Exercise requirements
Beginning at the line that includes "(i) τ exceeds β" in the entries below, print each line exactly as it appears, through the last one.

Record excerpts
▬▬▬▬▬▬

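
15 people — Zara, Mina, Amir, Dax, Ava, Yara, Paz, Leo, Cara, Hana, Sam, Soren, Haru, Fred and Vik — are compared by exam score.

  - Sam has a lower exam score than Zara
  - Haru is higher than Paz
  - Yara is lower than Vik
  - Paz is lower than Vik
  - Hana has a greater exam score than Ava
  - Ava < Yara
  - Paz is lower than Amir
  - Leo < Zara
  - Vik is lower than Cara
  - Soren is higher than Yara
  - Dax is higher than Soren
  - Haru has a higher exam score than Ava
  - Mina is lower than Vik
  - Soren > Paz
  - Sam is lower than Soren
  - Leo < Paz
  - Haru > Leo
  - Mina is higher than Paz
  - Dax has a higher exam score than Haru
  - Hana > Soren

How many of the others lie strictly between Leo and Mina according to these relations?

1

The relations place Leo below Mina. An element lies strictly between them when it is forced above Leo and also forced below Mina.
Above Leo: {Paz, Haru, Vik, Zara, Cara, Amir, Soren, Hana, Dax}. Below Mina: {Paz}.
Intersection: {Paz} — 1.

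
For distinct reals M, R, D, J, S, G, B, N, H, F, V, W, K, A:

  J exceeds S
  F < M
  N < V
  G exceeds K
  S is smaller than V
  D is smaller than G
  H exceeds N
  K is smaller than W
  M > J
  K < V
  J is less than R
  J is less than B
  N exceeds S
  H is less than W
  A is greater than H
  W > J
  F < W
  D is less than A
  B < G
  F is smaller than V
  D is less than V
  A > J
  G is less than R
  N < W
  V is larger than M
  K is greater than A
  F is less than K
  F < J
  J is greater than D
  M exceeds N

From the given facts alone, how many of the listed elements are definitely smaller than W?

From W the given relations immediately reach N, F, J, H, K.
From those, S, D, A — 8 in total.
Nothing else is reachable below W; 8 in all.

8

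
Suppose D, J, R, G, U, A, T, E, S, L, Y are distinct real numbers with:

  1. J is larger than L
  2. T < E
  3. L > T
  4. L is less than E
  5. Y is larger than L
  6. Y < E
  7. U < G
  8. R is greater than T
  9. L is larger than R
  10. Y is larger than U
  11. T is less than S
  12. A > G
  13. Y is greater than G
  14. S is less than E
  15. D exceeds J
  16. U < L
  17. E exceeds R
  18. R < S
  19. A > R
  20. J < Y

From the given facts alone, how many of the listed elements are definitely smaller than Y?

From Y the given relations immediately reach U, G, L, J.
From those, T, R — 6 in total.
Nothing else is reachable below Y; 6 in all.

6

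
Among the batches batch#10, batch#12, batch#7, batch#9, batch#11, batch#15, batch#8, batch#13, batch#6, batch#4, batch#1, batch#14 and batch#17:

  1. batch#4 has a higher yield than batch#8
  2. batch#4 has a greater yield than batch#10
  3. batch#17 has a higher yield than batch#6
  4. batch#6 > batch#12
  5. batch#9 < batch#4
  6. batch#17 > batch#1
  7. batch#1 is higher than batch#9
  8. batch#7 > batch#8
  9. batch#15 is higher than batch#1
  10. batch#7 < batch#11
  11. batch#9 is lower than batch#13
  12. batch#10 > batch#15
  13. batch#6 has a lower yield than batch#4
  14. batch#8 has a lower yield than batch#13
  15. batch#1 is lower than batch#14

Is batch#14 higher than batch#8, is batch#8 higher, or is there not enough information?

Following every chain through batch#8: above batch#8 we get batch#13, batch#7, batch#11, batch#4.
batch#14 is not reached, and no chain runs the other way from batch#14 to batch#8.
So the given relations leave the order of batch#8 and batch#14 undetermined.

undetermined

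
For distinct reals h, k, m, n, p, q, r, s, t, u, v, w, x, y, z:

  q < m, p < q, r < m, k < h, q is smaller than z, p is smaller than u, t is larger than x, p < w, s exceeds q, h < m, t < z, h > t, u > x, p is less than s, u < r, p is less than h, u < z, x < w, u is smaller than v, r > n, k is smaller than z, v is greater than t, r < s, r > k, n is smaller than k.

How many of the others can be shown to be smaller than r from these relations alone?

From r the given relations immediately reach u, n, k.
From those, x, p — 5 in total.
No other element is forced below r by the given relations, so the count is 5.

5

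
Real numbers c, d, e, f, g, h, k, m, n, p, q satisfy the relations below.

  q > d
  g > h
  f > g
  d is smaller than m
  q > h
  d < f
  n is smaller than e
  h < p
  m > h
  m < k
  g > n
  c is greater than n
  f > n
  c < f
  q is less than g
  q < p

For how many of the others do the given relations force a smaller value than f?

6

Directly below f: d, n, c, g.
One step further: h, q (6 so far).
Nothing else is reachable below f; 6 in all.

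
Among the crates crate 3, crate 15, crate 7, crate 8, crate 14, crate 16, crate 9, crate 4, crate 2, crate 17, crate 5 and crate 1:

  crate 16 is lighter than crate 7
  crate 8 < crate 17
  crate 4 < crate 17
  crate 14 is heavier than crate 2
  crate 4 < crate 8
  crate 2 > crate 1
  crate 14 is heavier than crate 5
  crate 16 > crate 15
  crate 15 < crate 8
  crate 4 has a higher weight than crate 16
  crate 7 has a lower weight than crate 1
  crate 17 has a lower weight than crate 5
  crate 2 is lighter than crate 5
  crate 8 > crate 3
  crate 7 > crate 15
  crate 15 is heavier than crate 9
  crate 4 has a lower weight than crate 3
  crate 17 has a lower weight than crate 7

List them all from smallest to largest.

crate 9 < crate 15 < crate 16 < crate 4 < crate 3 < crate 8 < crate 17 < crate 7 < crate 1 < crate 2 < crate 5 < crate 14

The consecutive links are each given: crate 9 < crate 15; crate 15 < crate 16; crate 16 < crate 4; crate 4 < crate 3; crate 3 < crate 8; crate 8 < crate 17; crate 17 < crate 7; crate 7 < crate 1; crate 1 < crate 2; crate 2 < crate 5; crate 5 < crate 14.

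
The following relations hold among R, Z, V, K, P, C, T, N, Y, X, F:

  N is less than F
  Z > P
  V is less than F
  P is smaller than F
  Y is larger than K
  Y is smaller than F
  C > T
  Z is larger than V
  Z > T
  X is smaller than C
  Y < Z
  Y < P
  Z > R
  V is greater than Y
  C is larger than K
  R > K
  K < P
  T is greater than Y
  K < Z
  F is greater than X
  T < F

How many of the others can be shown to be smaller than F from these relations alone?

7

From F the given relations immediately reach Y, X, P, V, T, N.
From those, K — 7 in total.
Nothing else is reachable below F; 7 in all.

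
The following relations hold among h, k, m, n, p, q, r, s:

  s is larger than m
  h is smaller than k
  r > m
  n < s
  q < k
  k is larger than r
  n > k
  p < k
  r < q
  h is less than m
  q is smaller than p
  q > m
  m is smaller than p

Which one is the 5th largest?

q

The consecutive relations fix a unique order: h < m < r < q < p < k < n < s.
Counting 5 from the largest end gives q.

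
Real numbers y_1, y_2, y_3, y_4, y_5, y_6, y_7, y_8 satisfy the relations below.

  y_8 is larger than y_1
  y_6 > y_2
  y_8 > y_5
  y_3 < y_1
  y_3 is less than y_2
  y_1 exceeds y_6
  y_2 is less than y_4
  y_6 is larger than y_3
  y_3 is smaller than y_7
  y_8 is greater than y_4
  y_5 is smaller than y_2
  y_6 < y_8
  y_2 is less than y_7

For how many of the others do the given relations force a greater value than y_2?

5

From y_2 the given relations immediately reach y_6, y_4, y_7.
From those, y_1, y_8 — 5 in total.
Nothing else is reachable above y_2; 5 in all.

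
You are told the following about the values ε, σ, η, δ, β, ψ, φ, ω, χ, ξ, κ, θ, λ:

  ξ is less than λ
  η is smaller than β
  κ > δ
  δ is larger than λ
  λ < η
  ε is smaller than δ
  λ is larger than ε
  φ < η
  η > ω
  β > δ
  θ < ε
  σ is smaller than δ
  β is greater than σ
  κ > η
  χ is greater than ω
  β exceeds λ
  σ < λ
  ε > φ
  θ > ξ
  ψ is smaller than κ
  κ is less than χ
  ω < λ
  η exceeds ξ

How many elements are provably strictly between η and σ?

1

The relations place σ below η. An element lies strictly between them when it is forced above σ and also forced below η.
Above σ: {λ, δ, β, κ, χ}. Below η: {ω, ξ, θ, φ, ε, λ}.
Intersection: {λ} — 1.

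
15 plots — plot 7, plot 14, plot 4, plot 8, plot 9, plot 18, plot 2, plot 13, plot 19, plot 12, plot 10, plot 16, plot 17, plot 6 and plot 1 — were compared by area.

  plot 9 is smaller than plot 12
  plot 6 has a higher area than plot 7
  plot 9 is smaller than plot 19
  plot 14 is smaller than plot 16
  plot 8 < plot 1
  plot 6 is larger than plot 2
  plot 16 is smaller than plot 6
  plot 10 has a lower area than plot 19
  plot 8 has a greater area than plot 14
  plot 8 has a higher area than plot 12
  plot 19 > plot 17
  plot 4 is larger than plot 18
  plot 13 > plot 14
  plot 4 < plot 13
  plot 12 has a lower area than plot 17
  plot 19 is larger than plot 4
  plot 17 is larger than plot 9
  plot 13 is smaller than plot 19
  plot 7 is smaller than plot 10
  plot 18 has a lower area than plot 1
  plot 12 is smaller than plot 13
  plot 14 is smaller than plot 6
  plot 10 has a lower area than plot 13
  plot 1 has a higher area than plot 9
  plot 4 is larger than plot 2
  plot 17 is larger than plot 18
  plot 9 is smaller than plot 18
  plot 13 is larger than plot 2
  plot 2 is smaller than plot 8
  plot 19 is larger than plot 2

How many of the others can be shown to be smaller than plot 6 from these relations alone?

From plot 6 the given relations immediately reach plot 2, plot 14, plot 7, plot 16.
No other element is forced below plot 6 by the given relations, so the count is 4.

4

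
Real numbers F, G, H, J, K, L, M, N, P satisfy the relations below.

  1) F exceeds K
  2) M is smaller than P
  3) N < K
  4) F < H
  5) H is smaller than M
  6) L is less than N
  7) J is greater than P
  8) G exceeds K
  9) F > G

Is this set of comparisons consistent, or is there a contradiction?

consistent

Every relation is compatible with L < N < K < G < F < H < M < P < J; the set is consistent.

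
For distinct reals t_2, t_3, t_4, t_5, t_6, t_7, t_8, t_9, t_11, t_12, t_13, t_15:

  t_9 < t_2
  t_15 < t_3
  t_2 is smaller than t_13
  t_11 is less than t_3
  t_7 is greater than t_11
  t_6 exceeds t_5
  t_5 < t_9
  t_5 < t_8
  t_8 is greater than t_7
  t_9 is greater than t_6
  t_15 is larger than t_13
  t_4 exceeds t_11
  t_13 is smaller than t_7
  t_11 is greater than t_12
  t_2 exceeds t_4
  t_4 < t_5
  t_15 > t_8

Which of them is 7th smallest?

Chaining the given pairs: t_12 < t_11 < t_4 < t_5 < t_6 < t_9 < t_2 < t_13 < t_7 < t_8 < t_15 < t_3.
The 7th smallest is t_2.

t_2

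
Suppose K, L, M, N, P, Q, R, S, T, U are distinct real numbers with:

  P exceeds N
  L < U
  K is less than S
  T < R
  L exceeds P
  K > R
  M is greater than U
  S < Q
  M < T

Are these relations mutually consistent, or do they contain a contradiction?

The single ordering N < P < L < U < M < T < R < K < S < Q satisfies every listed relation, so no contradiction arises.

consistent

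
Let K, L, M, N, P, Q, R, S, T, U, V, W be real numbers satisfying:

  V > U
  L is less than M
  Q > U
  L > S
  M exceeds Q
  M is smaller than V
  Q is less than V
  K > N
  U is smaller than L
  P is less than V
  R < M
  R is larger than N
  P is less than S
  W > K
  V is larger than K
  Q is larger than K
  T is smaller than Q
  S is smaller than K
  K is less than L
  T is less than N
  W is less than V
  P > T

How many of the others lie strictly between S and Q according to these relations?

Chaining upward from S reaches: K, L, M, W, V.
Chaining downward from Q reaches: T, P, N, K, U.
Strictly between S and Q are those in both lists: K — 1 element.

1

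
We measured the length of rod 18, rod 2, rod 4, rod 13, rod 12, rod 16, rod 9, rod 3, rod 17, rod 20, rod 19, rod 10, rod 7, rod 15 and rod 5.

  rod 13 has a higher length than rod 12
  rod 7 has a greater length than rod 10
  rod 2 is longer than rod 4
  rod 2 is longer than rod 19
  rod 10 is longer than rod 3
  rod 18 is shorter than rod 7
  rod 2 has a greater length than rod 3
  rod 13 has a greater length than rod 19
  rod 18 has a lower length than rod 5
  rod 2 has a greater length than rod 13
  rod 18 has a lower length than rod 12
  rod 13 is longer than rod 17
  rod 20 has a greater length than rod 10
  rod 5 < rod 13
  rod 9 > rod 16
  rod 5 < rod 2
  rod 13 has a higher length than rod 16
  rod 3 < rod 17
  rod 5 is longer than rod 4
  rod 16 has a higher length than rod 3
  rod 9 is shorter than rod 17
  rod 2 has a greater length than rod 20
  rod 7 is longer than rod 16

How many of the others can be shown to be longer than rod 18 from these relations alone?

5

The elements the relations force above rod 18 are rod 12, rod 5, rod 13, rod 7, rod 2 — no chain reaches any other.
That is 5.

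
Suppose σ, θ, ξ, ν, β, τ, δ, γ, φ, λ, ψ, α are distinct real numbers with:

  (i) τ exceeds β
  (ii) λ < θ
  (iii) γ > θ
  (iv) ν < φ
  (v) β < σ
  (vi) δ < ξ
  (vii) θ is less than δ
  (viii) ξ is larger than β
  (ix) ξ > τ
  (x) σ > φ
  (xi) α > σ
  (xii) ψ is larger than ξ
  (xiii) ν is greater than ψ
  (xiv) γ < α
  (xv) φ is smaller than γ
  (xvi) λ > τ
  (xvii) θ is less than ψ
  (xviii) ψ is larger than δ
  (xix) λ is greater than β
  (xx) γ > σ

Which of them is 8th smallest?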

▬▬▬▬▬▬

Task result
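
  (i) τ exceeds β
  (ii) λ < θ
  (iii) γ > θ
  (iv) ν < φ
  (v) β < σ
  (vi) δ < ξ
  (vii) θ is less than δ
  (viii) ξ is larger than β
  (ix) ξ > τ
  (x) σ > φ
  (xi) α > σ
  (xii) ψ is larger than ξ
  (xiii) ν is greater than ψ
  (xiv) γ < α
  (xv) φ is smaller than γ
  (xvi) λ > τ
  (xvii) θ is less than ψ
  (xviii) ψ is larger than δ
  (xix) λ is greater than β
  (xx) γ > σ

Which of them is 8th smallest?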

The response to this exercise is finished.